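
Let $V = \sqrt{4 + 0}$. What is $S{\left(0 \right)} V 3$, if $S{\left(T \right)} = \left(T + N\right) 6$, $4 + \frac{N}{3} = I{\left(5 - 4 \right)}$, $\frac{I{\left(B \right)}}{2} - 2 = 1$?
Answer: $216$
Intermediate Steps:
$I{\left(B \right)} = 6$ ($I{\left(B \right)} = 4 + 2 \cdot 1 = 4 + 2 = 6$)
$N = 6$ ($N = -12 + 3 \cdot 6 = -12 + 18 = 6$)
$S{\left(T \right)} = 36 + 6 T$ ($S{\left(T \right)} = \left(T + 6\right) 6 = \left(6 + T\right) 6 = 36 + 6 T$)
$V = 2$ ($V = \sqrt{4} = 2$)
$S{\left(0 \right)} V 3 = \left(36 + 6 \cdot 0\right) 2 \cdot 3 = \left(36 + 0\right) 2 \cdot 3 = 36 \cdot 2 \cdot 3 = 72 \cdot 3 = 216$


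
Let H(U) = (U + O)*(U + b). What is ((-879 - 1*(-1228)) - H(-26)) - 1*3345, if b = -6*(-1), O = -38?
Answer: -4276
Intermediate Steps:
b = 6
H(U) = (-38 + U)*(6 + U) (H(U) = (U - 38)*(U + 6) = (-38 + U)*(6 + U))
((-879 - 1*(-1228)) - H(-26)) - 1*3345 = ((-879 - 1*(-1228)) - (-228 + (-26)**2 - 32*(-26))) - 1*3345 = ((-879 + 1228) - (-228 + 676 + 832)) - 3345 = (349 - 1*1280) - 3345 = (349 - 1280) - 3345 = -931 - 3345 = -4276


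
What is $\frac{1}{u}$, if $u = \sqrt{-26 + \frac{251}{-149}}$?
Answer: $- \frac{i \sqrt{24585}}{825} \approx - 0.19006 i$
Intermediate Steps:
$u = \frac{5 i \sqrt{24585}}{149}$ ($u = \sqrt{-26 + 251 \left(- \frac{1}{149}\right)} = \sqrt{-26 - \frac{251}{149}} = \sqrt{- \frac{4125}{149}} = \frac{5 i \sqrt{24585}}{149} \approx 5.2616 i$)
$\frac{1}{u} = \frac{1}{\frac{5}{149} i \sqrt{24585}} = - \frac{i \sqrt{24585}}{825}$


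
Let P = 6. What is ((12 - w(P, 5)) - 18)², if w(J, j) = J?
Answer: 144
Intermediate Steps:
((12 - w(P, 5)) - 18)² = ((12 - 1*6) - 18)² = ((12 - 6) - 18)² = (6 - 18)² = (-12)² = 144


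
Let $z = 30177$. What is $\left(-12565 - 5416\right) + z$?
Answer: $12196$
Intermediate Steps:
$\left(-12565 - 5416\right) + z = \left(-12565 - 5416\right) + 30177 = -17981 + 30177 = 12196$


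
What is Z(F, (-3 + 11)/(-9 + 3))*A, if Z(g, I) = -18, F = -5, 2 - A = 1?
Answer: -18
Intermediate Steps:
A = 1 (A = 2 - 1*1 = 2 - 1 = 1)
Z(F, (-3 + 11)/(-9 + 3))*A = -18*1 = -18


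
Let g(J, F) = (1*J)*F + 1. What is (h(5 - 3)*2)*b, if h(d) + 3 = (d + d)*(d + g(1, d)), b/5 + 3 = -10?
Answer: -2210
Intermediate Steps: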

● **Problem description**
Return the complete material exactly as it reads.

● **Reply to the task**
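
Let $V = \sqrt{4 + 0}$. What is $S{\left(0 \right)} V 3$, if $S{\left(T \right)} = \left(T + N\right) 6$, $4 + \frac{N}{3} = I{\left(5 - 4 \right)}$, $\frac{I{\left(B \right)}}{2} - 2 = 1$?
Answer: $216$
Intermediate Steps:
$I{\left(B \right)} = 6$ ($I{\left(B \right)} = 4 + 2 \cdot 1 = 4 + 2 = 6$)
$N = 6$ ($N = -12 + 3 \cdot 6 = -12 + 18 = 6$)
$S{\left(T \right)} = 36 + 6 T$ ($S{\left(T \right)} = \left(T + 6\right) 6 = \left(6 + T\right) 6 = 36 + 6 T$)
$V = 2$ ($V = \sqrt{4} = 2$)
$S{\left(0 \right)} V 3 = \left(36 + 6 \cdot 0\right) 2 \cdot 3 = \left(36 + 0\right) 2 \cdot 3 = 36 \cdot 2 \cdot 3 = 72 \cdot 3 = 216$


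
Let H(U) = (U + O)*(U + b). What is ((-879 - 1*(-1228)) - H(-26)) - 1*3345, if b = -6*(-1), O = -38?
Answer: -4276
Intermediate Steps:
b = 6
H(U) = (-38 + U)*(6 + U) (H(U) = (U - 38)*(U + 6) = (-38 + U)*(6 + U))
((-879 - 1*(-1228)) - H(-26)) - 1*3345 = ((-879 - 1*(-1228)) - (-228 + (-26)**2 - 32*(-26))) - 1*3345 = ((-879 + 1228) - (-228 + 676 + 832)) - 3345 = (349 - 1*1280) - 3345 = (349 - 1280) - 3345 = -931 - 3345 = -4276


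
What is $\frac{1}{u}$, if $u = \sqrt{-26 + \frac{251}{-149}}$?
Answer: $- \frac{i \sqrt{24585}}{825} \approx - 0.19006 i$
Intermediate Steps:
$u = \frac{5 i \sqrt{24585}}{149}$ ($u = \sqrt{-26 + 251 \left(- \frac{1}{149}\right)} = \sqrt{-26 - \frac{251}{149}} = \sqrt{- \frac{4125}{149}} = \frac{5 i \sqrt{24585}}{149} \approx 5.2616 i$)
$\frac{1}{u} = \frac{1}{\frac{5}{149} i \sqrt{24585}} = - \frac{i \sqrt{24585}}{825}$


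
Let P = 6. What is ((12 - w(P, 5)) - 18)², if w(J, j) = J?
Answer: 144
Intermediate Steps:
((12 - w(P, 5)) - 18)² = ((12 - 1*6) - 18)² = ((12 - 6) - 18)² = (6 - 18)² = (-12)² = 144


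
Let $z = 30177$. What is $\left(-12565 - 5416\right) + z$?
Answer: $12196$
Intermediate Steps:
$\left(-12565 - 5416\right) + z = \left(-12565 - 5416\right) + 30177 = -17981 + 30177 = 12196$


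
What is Z(F, (-3 + 11)/(-9 + 3))*A, if Z(g, I) = -18, F = -5, 2 - A = 1?
Answer: -18
Intermediate Steps:
A = 1 (A = 2 - 1*1 = 2 - 1 = 1)
Z(F, (-3 + 11)/(-9 + 3))*A = -18*1 = -18


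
Let g(J, F) = (1*J)*F + 1. What is (h(5 - 3)*2)*b, if h(d) + 3 = (d + d)*(d + g(1, d)), b/5 + 3 = -10?
Answer: -2210
Intermediate Steps: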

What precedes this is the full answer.